(Collected data)
◇ ◇ ◇ ◇

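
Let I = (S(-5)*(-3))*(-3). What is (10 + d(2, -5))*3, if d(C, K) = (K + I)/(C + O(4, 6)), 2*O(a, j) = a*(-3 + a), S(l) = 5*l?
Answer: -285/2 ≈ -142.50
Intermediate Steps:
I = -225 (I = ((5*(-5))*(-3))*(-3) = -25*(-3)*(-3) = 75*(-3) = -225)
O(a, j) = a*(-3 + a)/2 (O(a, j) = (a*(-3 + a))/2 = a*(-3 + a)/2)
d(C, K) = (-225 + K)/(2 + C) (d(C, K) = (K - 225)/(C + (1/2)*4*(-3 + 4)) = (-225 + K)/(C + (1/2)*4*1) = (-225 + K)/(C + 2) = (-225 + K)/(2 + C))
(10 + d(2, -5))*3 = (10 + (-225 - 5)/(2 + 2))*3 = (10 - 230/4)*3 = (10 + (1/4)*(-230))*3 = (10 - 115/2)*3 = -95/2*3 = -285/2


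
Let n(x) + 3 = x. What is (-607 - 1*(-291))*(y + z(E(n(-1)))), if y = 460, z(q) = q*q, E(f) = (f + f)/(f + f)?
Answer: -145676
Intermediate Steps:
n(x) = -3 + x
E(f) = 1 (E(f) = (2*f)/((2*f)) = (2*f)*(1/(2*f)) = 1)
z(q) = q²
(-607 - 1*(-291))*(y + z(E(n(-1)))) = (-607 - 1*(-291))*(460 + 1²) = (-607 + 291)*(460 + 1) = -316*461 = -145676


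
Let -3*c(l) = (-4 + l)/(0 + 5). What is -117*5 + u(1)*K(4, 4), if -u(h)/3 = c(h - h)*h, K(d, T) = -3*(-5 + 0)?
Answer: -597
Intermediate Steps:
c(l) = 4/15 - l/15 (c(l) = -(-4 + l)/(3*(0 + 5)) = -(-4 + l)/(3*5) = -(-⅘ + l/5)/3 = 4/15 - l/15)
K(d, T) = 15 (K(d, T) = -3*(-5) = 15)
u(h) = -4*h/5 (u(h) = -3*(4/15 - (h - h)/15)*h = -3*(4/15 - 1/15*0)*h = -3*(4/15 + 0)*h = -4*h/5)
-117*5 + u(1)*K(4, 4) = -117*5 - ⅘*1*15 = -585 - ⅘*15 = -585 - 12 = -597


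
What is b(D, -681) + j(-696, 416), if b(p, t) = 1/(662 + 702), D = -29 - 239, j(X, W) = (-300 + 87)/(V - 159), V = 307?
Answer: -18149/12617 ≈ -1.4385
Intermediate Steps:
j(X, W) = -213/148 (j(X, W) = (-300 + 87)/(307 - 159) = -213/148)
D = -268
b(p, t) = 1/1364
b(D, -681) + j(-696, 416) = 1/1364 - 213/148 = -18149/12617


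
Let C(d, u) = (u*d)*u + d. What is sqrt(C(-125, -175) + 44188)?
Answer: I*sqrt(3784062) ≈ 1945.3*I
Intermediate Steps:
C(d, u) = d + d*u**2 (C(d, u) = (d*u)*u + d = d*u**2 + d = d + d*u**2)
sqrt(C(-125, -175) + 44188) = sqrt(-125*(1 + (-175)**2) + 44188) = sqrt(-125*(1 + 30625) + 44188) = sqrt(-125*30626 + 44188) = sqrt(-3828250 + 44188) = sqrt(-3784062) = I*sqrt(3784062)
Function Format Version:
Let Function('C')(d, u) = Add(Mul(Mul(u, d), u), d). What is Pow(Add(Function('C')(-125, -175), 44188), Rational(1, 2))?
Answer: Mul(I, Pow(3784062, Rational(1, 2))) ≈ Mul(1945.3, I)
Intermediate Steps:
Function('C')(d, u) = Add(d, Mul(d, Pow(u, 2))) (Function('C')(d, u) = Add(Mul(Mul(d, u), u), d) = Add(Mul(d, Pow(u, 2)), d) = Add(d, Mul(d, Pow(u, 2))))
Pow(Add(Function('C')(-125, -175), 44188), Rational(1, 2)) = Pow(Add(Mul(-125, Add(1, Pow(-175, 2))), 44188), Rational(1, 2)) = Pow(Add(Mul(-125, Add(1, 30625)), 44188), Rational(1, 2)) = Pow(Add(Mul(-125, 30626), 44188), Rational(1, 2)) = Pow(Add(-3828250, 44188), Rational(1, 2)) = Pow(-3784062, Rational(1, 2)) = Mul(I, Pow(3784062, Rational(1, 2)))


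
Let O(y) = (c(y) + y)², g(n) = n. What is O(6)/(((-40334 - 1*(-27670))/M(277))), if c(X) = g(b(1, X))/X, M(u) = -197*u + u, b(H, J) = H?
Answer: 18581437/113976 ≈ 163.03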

◇ ◇ ◇ ◇

Task directions: Print exactly the lines above, between the one holding "Answer: I*sqrt(3784062) ≈ 1945.3*I" and the one holding "Let Function('C')(d, u)", inclusive, and nothing besides.

Output below:
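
Answer: I*sqrt(3784062) ≈ 1945.3*I
Intermediate Steps:
C(d, u) = d + d*u**2 (C(d, u) = (d*u)*u + d = d*u**2 + d = d + d*u**2)
sqrt(C(-125, -175) + 44188) = sqrt(-125*(1 + (-175)**2) + 44188) = sqrt(-125*(1 + 30625) + 44188) = sqrt(-125*30626 + 44188) = sqrt(-3828250 + 44188) = sqrt(-3784062) = I*sqrt(3784062)
Function Format Version:
Let Function('C')(d, u) = Add(Mul(Mul(u, d), u), d). What is Pow(Add(Function('C')(-125, -175), 44188), Rational(1, 2))?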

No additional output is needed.